→ YOUR GOAL:
Every entry that follows should be reproduced exactly.

-- SUPPLIED ENTRIES follows --

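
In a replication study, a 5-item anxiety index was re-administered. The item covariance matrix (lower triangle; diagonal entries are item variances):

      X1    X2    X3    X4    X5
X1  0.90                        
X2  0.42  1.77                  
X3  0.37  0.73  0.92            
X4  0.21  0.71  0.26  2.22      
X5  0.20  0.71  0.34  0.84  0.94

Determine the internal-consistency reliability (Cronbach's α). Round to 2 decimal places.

Cronbach's α = 0.73

sum of item variances = 0.90 + 1.77 + 0.92 + 2.22 + 0.94 = 6.75
Sum of the distinct covariances = 4.79
σ²_total = 6.75 + 2 × 4.79 = 16.33
α = (k/(k−1))·(1 − sum of item variances/σ²_total) = (5/4)·(1 − 6.75/16.33) = 0.73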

-- SUPPLIED ENTRIES concluded --

→ SOLUTION TO THE PROBLEM:
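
In a replication study, a 5-item anxiety index was re-administered. The item covariance matrix (lower triangle; diagonal entries are item variances):

      X1    X2    X3    X4    X5
X1  0.90                        
X2  0.42  1.77                  
X3  0.37  0.73  0.92            
X4  0.21  0.71  0.26  2.22      
X5  0.20  0.71  0.34  0.84  0.94

Determine the internal-consistency reliability (Cronbach's α). Round to 2 decimal places.

Cronbach's α = 0.73

sum of item variances = 0.90 + 1.77 + 0.92 + 2.22 + 0.94 = 6.75
Sum of the distinct covariances = 4.79
σ²_total = 6.75 + 2 × 4.79 = 16.33
α = (k/(k−1))·(1 − sum of item variances/σ²_total) = (5/4)·(1 − 6.75/16.33) = 0.73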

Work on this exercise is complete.